(Beginning of RECORDS FOR THIS EXERCISE)

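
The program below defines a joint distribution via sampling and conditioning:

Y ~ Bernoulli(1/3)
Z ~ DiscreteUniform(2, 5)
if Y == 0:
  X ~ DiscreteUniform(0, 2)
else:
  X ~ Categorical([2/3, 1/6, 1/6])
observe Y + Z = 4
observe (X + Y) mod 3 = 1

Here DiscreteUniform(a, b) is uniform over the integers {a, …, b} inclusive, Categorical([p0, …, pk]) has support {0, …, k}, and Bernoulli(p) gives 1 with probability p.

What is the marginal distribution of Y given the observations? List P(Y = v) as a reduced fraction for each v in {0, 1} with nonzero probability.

P(Y=0) = 1/2, P(Y=1) = 1/2

Enumerate traces; 2 have nonzero weight after conditioning:
  (Y=0, Z=4, X=1) weight 1/18
  (Y=1, Z=3, X=0) weight 1/18
Group by Y:
  weight(Y=0) = 1/18
  weight(Y=1) = 1/18
Total weight = 1/18 + 1/18 = 1/9
P(Y=0 | obs) = 1/18 / 1/9 = 1/2
P(Y=1 | obs) = 1/18 / 1/9 = 1/2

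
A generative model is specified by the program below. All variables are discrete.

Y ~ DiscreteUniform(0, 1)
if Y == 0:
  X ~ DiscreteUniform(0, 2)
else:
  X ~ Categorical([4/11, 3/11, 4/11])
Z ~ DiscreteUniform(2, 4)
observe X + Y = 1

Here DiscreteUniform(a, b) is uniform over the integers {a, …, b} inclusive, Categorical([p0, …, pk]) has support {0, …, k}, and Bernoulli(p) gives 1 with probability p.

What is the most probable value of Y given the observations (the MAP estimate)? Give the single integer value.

Enumerate traces; 6 have nonzero weight after conditioning:
  (Y=0, X=1, Z=2) weight 1/18
  (Y=0, X=1, Z=3) weight 1/18
  (Y=0, X=1, Z=4) weight 1/18
  (Y=1, X=0, Z=2) weight 2/33
  (Y=1, X=0, Z=3) weight 2/33
  (Y=1, X=0, Z=4) weight 2/33
Group by Y:
  weight(Y=0) = 1/6
  weight(Y=1) = 2/11
Total weight = 1/6 + 2/11 = 23/66
P(Y=0 | obs) = 1/6 / 23/66 = 11/23
P(Y=1 | obs) = 2/11 / 23/66 = 12/23
argmax = 1

argmax_v P(Y = v | obs) = 1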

(End of RECORDS FOR THIS EXERCISE)

WORK REQUIRED. Out of the records, collect only those lines that contain the string "DiscreteUniform".

TASK RESPONSE.
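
Z ~ DiscreteUniform(2, 5)
  X ~ DiscreteUniform(0, 2)
Here DiscreteUniform(a, b) is uniform over the integers {a, …, b} inclusive, Categorical([p0, …, pk]) has support {0, …, k}, and Bernoulli(p) gives 1 with probability p.
Y ~ DiscreteUniform(0, 1)
  X ~ DiscreteUniform(0, 2)
Z ~ DiscreteUniform(2, 4)
Here DiscreteUniform(a, b) is uniform over the integers {a, …, b} inclusive, Categorical([p0, …, pk]) has support {0, …, k}, and Bernoulli(p) gives 1 with probability p.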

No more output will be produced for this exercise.